What you will do -> Copy every line from the records below that carries the word "recorded".

Dataset entries
==================================================

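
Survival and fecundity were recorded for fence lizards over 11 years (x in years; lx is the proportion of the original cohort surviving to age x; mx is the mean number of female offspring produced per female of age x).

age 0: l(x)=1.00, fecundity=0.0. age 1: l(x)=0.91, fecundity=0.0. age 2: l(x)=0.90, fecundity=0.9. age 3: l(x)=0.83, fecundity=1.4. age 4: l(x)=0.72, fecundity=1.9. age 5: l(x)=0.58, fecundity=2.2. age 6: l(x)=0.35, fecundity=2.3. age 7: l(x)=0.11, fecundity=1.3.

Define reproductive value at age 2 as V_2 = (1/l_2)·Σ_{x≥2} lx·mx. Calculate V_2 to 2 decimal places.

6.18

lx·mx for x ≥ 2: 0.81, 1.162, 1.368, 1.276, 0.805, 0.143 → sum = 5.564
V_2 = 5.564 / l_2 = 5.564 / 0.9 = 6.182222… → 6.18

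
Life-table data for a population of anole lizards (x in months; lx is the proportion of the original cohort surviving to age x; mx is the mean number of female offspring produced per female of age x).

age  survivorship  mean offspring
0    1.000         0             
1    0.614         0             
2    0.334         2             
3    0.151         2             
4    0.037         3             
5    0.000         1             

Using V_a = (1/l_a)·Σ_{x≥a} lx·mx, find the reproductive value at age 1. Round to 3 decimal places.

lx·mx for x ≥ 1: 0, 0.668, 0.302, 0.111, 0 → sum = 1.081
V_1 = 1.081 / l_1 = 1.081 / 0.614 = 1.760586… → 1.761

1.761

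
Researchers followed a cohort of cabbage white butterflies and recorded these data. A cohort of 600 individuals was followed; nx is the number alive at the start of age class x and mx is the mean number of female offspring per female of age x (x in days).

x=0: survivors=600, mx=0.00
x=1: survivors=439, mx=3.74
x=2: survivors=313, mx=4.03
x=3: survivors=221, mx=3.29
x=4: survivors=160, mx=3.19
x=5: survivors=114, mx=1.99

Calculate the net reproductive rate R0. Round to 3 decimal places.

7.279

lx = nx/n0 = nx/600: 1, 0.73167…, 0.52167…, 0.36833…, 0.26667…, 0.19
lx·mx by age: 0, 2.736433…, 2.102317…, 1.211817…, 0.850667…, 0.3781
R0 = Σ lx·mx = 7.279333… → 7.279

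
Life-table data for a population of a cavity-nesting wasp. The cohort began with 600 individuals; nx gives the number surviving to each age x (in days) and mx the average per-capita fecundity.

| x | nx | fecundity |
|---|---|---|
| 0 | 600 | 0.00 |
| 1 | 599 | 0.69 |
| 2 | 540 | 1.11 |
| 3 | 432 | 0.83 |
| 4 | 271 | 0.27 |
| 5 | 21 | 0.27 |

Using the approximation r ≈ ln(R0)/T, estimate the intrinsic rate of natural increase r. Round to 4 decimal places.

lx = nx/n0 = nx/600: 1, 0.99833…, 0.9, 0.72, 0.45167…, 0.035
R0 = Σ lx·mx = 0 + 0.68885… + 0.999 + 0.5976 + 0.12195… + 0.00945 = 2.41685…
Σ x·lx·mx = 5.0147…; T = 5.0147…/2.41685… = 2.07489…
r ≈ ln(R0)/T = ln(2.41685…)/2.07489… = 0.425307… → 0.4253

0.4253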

==================================================

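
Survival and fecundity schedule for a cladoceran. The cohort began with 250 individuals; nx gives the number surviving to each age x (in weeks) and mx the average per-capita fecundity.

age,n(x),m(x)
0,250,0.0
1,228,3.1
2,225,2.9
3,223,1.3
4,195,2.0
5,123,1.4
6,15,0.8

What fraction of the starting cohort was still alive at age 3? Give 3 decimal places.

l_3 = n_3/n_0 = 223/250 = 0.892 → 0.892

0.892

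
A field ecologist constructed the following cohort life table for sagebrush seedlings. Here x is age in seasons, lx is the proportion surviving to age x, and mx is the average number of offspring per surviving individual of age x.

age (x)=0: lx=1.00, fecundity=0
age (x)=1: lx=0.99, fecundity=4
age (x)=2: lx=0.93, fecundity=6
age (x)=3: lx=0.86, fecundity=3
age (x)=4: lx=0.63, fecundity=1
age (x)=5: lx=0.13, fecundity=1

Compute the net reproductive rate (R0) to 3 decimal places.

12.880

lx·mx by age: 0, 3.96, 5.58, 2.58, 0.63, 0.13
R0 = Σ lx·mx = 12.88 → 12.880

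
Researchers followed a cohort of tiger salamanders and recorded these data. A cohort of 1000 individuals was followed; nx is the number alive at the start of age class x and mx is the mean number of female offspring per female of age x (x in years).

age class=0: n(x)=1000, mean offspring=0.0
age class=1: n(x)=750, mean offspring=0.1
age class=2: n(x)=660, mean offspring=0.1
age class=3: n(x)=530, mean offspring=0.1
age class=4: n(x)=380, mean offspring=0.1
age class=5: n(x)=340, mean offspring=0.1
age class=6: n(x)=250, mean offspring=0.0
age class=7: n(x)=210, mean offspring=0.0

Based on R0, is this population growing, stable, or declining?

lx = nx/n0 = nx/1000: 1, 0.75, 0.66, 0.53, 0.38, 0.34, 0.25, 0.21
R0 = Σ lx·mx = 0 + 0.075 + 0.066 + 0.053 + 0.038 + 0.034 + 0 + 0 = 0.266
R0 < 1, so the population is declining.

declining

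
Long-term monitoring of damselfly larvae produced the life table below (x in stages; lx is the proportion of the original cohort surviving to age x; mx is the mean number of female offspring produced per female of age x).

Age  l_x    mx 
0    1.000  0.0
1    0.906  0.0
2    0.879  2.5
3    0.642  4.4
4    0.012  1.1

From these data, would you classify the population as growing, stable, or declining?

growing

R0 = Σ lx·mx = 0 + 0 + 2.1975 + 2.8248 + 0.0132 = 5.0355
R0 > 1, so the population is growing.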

==================================================

Output below ->
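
Survival and fecundity were recorded for fence lizards over 11 years (x in years; lx is the proportion of the original cohort surviving to age x; mx is the mean number of female offspring produced per female of age x).
Researchers followed a cohort of cabbage white butterflies and recorded these data. A cohort of 600 individuals was followed; nx is the number alive at the start of age class x and mx is the mean number of female offspring per female of age x (x in days).
Researchers followed a cohort of tiger salamanders and recorded these data. A cohort of 1000 individuals was followed; nx is the number alive at the start of age class x and mx is the mean number of female offspring per female of age x (x in years).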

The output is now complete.